Line by line, transcribe all of the entries exactly.

Data shown Block Start

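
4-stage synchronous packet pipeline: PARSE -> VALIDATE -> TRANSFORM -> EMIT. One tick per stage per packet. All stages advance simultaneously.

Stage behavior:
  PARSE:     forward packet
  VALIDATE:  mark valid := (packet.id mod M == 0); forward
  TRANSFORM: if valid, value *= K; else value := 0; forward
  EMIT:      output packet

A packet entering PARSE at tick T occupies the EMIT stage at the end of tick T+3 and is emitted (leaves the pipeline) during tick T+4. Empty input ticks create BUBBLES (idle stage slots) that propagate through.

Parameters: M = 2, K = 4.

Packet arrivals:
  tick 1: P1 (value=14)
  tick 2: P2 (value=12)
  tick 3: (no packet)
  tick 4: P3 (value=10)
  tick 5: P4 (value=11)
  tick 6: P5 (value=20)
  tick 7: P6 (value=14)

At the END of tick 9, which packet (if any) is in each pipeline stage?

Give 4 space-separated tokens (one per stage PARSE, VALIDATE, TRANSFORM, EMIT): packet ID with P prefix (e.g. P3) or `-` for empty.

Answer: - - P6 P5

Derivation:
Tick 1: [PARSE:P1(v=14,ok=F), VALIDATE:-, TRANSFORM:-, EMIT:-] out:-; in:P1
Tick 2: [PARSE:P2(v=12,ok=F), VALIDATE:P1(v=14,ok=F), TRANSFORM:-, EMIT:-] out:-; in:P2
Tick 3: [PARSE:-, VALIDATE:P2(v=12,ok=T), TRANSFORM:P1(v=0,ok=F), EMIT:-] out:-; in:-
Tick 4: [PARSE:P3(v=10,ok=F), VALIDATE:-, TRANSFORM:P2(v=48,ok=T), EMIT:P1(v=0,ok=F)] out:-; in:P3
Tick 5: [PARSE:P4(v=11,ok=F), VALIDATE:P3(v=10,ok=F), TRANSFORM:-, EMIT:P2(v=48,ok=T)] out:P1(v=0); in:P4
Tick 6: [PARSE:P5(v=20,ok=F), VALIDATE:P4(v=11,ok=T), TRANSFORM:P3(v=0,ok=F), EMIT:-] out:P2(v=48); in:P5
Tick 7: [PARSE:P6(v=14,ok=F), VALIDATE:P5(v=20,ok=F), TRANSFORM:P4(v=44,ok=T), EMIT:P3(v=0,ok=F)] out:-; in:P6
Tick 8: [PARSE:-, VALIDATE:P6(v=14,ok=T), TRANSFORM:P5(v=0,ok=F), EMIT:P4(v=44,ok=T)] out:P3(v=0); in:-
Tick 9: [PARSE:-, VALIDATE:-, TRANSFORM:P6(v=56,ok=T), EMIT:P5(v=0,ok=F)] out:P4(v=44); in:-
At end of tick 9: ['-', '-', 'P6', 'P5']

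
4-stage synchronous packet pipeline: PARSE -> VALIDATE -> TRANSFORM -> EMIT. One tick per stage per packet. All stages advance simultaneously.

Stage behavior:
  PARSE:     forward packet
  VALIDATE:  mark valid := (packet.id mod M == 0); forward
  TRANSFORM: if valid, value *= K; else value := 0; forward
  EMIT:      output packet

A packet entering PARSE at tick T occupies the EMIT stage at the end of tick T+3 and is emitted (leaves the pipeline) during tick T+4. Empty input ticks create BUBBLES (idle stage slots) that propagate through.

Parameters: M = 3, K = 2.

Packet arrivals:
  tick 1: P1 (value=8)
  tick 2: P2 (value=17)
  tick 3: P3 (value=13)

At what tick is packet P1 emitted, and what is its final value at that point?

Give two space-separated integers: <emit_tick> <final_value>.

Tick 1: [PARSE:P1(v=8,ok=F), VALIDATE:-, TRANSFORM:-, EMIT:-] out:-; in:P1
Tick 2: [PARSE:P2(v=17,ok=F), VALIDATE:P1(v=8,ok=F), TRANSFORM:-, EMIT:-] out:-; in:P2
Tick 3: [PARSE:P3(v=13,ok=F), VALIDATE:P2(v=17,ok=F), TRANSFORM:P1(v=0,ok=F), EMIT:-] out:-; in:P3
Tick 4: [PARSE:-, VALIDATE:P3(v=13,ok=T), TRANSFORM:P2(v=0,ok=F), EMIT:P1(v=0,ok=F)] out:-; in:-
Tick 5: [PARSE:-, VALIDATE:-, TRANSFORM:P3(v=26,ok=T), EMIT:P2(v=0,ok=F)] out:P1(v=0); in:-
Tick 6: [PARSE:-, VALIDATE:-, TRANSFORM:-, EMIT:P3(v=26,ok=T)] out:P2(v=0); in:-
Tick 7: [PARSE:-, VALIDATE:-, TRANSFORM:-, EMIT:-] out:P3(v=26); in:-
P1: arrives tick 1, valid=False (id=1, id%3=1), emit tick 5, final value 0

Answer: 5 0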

Data shown Block End

▶ **Your response**:
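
4-stage synchronous packet pipeline: PARSE -> VALIDATE -> TRANSFORM -> EMIT. One tick per stage per packet. All stages advance simultaneously.

Stage behavior:
  PARSE:     forward packet
  VALIDATE:  mark valid := (packet.id mod M == 0); forward
  TRANSFORM: if valid, value *= K; else value := 0; forward
  EMIT:      output packet

A packet entering PARSE at tick T occupies the EMIT stage at the end of tick T+3 and is emitted (leaves the pipeline) during tick T+4. Empty input ticks create BUBBLES (idle stage slots) that propagate through.

Parameters: M = 2, K = 4.

Packet arrivals:
  tick 1: P1 (value=14)
  tick 2: P2 (value=12)
  tick 3: (no packet)
  tick 4: P3 (value=10)
  tick 5: P4 (value=11)
  tick 6: P5 (value=20)
  tick 7: P6 (value=14)

At the END of tick 9, which packet (if any) is in each pipeline stage?

Give 4 space-separated tokens (one per stage PARSE, VALIDATE, TRANSFORM, EMIT): packet ID with P prefix (e.g. P3) or `-` for empty.

Answer: - - P6 P5

Derivation:
Tick 1: [PARSE:P1(v=14,ok=F), VALIDATE:-, TRANSFORM:-, EMIT:-] out:-; in:P1
Tick 2: [PARSE:P2(v=12,ok=F), VALIDATE:P1(v=14,ok=F), TRANSFORM:-, EMIT:-] out:-; in:P2
Tick 3: [PARSE:-, VALIDATE:P2(v=12,ok=T), TRANSFORM:P1(v=0,ok=F), EMIT:-] out:-; in:-
Tick 4: [PARSE:P3(v=10,ok=F), VALIDATE:-, TRANSFORM:P2(v=48,ok=T), EMIT:P1(v=0,ok=F)] out:-; in:P3
Tick 5: [PARSE:P4(v=11,ok=F), VALIDATE:P3(v=10,ok=F), TRANSFORM:-, EMIT:P2(v=48,ok=T)] out:P1(v=0); in:P4
Tick 6: [PARSE:P5(v=20,ok=F), VALIDATE:P4(v=11,ok=T), TRANSFORM:P3(v=0,ok=F), EMIT:-] out:P2(v=48); in:P5
Tick 7: [PARSE:P6(v=14,ok=F), VALIDATE:P5(v=20,ok=F), TRANSFORM:P4(v=44,ok=T), EMIT:P3(v=0,ok=F)] out:-; in:P6
Tick 8: [PARSE:-, VALIDATE:P6(v=14,ok=T), TRANSFORM:P5(v=0,ok=F), EMIT:P4(v=44,ok=T)] out:P3(v=0); in:-
Tick 9: [PARSE:-, VALIDATE:-, TRANSFORM:P6(v=56,ok=T), EMIT:P5(v=0,ok=F)] out:P4(v=44); in:-
At end of tick 9: ['-', '-', 'P6', 'P5']

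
4-stage synchronous packet pipeline: PARSE -> VALIDATE -> TRANSFORM -> EMIT. One tick per stage per packet. All stages advance simultaneously.

Stage behavior:
  PARSE:     forward packet
  VALIDATE:  mark valid := (packet.id mod M == 0); forward
  TRANSFORM: if valid, value *= K; else value := 0; forward
  EMIT:      output packet

A packet entering PARSE at tick T occupies the EMIT stage at the end of tick T+3 and is emitted (leaves the pipeline) during tick T+4. Empty input ticks create BUBBLES (idle stage slots) that propagate through.

Parameters: M = 3, K = 2.

Packet arrivals:
  tick 1: P1 (value=8)
  tick 2: P2 (value=17)
  tick 3: P3 (value=13)

At what tick is packet P1 emitted, and what is its final value at that point?

Give two space-separated integers: <emit_tick> <final_value>.

Tick 1: [PARSE:P1(v=8,ok=F), VALIDATE:-, TRANSFORM:-, EMIT:-] out:-; in:P1
Tick 2: [PARSE:P2(v=17,ok=F), VALIDATE:P1(v=8,ok=F), TRANSFORM:-, EMIT:-] out:-; in:P2
Tick 3: [PARSE:P3(v=13,ok=F), VALIDATE:P2(v=17,ok=F), TRANSFORM:P1(v=0,ok=F), EMIT:-] out:-; in:P3
Tick 4: [PARSE:-, VALIDATE:P3(v=13,ok=T), TRANSFORM:P2(v=0,ok=F), EMIT:P1(v=0,ok=F)] out:-; in:-
Tick 5: [PARSE:-, VALIDATE:-, TRANSFORM:P3(v=26,ok=T), EMIT:P2(v=0,ok=F)] out:P1(v=0); in:-
Tick 6: [PARSE:-, VALIDATE:-, TRANSFORM:-, EMIT:P3(v=26,ok=T)] out:P2(v=0); in:-
Tick 7: [PARSE:-, VALIDATE:-, TRANSFORM:-, EMIT:-] out:P3(v=26); in:-
P1: arrives tick 1, valid=False (id=1, id%3=1), emit tick 5, final value 0

Answer: 5 0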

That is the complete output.